━━━ Extracted information ━━━

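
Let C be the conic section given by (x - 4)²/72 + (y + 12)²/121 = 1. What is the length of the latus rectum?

144/11

Center (4, -12). The larger denominator 121 sits under the y-term, so the major axis is vertical; a² = 121, b² = 72.
Latus rectum length = 2b²/a = 2·72/11 = 144/11.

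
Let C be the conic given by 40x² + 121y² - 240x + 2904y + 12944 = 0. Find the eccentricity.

40(x² - 6x) + 121(y² + 24y) = -12944
Completing the square gives 40(x - 3)² + 121(y + 12)² = -12944 + 360 + 17424 = 4840.
Divide by 4840: (x - 3)²/121 + (y + 12)²/40 = 1
Ellipse, center (3, -12), major axis horizontal; a² = 121, b² = 40.
c² = a² - b² = 81, so c = 9.
e = c/a = 9/11.

e = 9/11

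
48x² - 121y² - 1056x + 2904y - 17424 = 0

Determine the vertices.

(0, 12) and (22, 12)

Collect terms: 48(x² - 22x) -121(y² - 24y) = 17424
Completing the square gives 48(x - 11)² -121(y - 12)² = 17424 + 5808 - 17424 = 5808.
Divide by 5808: (x - 11)²/121 - (y - 12)²/48 = 1
Hyperbola, center (11, 12), transverse axis horizontal; a² = 121, b² = 48.
a = 11. Vertices at (h ± a, k).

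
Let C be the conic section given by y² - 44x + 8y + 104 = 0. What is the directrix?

Only y is squared. Complete the square in y: (y + 4)² = 44(x - 2).
Vertex (2, -4); 4p = 44 so p = 11. Opens right.
Directrix is the vertical line x = h − p = 2 − (11) = -9.

x = -9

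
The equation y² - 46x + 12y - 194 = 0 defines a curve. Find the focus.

Only y is squared. Complete the square in y: (y + 6)² = 46(x + 5).
Vertex (-5, -6); 4p = 46 so p = 23/2. Opens right.
Focus is p units from the vertex along the axis: (h + p, k).

(13/2, -6)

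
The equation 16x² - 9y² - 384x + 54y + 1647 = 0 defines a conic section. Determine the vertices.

Group: 16(x² - 24x) -9(y² - 6y) = -1647
16(x - 12)² -9(y - 3)² = -1647 + 2304 - 81 = 576
Divide by 576: (x - 12)²/36 - (y - 3)²/64 = 1
Hyperbola, center (12, 3), transverse axis horizontal; a² = 36, b² = 64.
a = 6. Vertices at (h ± a, k).

(6, 3) and (18, 3)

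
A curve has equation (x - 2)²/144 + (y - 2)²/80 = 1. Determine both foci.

(-6, 2) and (10, 2)

Center (2, 2). The larger denominator 144 sits under the x-term, so the major axis is horizontal; a² = 144, b² = 80.
c² = a² - b² = 144 - 80 = 64, so c = 8.
Foci lie on the horizontal axis through the center: (h ± c, k).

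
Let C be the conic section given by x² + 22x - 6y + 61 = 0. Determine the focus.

Only x is squared. Complete the square in x: (x + 11)² = 6(y + 10).
Vertex (-11, -10); 4p = 6 so p = 3/2. Opens up.
Focus is p units from the vertex along the axis: (h, k + p).

(-11, -17/2)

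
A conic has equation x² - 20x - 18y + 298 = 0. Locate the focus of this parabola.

(10, 31/2)

Only x is squared. Complete the square in x: (x - 10)² = 18(y - 11).
Vertex (10, 11); 4p = 18 so p = 9/2. Opens up.
Focus is p units from the vertex along the axis: (h, k + p).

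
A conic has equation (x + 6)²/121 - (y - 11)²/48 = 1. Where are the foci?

Center (-6, 11). The positive term is the x-term, so the transverse axis is horizontal; a² = 121, b² = 48.
c² = a² + b² = 121 + 48 = 169, so c = 13.
Foci lie on the horizontal axis through the center: (h ± c, k).

(-19, 11) and (7, 11)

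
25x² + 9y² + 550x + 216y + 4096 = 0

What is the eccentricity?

e = 4/5

Group the x- and y-terms: 25(x² + 22x) + 9(y² + 24y) = -4096
Complete the square in x and y: 25(x + 11)² + 9(y + 12)² = -4096 + 3025 + 1296 = 225
Divide by 225: (x + 11)²/9 + (y + 12)²/25 = 1
Ellipse, center (-11, -12), major axis vertical; a² = 25, b² = 9.
c² = a² - b² = 16, so c = 4.
e = c/a = 4/5.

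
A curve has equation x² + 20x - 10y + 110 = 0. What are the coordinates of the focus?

Only x is squared. Complete the square in x: (x + 10)² = 10(y - 1).
Vertex (-10, 1); 4p = 10 so p = 5/2. Opens up.
Focus is p units from the vertex along the axis: (h, k + p).

(-10, 7/2)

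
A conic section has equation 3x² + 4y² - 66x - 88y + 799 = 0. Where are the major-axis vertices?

(7, 11) and (15, 11)

Group the x- and y-terms: 3(x² - 22x) + 4(y² - 22y) = -799
3(x - 11)² + 4(y - 11)² = -799 + 363 + 484 = 48
Divide through by 48 to get (x - 11)²/16 + (y - 11)²/12 = 1.
Ellipse, center (11, 11), major axis horizontal; a² = 16, b² = 12.
a = 4. Vertices at (h ± a, k).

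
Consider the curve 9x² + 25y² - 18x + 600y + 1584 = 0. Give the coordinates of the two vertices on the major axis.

Group: 9(x² - 2x) + 25(y² + 24y) = -1584
Completing the square gives 9(x - 1)² + 25(y + 12)² = -1584 + 9 + 3600 = 2025.
Dividing both sides by 2025: (x - 1)²/225 + (y + 12)²/81 = 1
Ellipse, center (1, -12), major axis horizontal; a² = 225, b² = 81.
a = 15. Vertices at (h ± a, k).

(-14, -12) and (16, -12)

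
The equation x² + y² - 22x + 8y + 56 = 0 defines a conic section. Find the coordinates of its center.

(x² - 22x) + (y² + 8y) = -56
(x - 11)² + (y + 4)² = -56 + 121 + 16 = 81
So (x - 11)² + (y + 4)² = 81.
Circle centered at (11, -4) with r² = 81.

(11, -4)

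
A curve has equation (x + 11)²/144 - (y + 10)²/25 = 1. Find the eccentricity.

e = 13/12

Center (-11, -10). The positive term is the x-term, so the transverse axis is horizontal; a² = 144, b² = 25.
c² = a² + b² = 169, so c = 13.
e = c/a = 13/12.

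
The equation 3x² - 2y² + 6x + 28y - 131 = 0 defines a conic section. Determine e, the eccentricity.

Collect terms: 3(x² + 2x) -2(y² - 14y) = 131
3(x + 1)² -2(y - 7)² = 131 + 3 - 98 = 36
Divide through by 36 to get (x + 1)²/12 - (y - 7)²/18 = 1.
Hyperbola, center (-1, 7), transverse axis horizontal; a² = 12, b² = 18.
c² = a² + b² = 30, so c = √30.
e = c/a = √30/2√3 = √10/2.

e = √10/2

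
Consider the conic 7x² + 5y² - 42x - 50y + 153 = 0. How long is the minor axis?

2√5

Rearranging, 7(x² - 6x) + 5(y² - 10y) = -153.
Completing the square gives 7(x - 3)² + 5(y - 5)² = -153 + 63 + 125 = 35.
Divide by 35: (x - 3)²/5 + (y - 5)²/7 = 1
Ellipse, center (3, 5), major axis vertical; a² = 7, b² = 5.
b² = 5 so b = √5; the minor axis has length 2b = 2√5.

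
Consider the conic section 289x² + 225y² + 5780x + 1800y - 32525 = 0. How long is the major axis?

34

289(x² + 20x) + 225(y² + 8y) = 32525
Completing the square gives 289(x + 10)² + 225(y + 4)² = 32525 + 28900 + 3600 = 65025.
Dividing both sides by 65025: (x + 10)²/225 + (y + 4)²/289 = 1
Ellipse, center (-10, -4), major axis vertical; a² = 289, b² = 225.
a² = 289 so a = 17; the major axis has length 2a = 34.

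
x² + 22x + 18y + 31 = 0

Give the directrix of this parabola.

y = 19/2

Only x is squared. Complete the square in x: (x + 11)² = -18(y - 5).
Vertex (-11, 5); 4p = -18 so p = -9/2. Opens down.
Directrix is the horizontal line y = k − p = 5 − (-9/2) = 19/2.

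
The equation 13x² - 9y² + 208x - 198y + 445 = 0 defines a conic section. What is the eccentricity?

Rearranging, 13(x² + 16x) -9(y² + 22y) = -445.
13(x + 8)² -9(y + 11)² = -445 + 832 - 1089 = -702
Dividing both sides by -702: (y + 11)²/78 - (x + 8)²/54 = 1
Hyperbola, center (-8, -11), transverse axis vertical; a² = 78, b² = 54.
c² = a² + b² = 132, so c = 2√33.
e = c/a = 2√33/√78 = √286/13.

e = √286/13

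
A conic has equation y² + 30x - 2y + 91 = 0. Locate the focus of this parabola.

(-21/2, 1)

Only y is squared. Complete the square in y: (y - 1)² = -30(x + 3).
Vertex (-3, 1); 4p = -30 so p = -15/2. Opens left.
Focus is p units from the vertex along the axis: (h + p, k).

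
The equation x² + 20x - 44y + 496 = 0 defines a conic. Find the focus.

(-10, 20)

Only x is squared. Complete the square in x: (x + 10)² = 44(y - 9).
Vertex (-10, 9); 4p = 44 so p = 11. Opens up.
Focus is p units from the vertex along the axis: (h, k + p).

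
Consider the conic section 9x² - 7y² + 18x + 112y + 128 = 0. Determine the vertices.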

━━━

== Aim of the exercise ==
Only the lines from the one with "The equation x² + 20x" through the end of the listing should be output, exactly as they appear.

== Your solution ==
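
The equation x² + 20x - 44y + 496 = 0 defines a conic. Find the focus.

(-10, 20)

Only x is squared. Complete the square in x: (x + 10)² = 44(y - 9).
Vertex (-10, 9); 4p = 44 so p = 11. Opens up.
Focus is p units from the vertex along the axis: (h, k + p).

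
Consider the conic section 9x² - 7y² + 18x + 112y + 128 = 0. Determine the vertices.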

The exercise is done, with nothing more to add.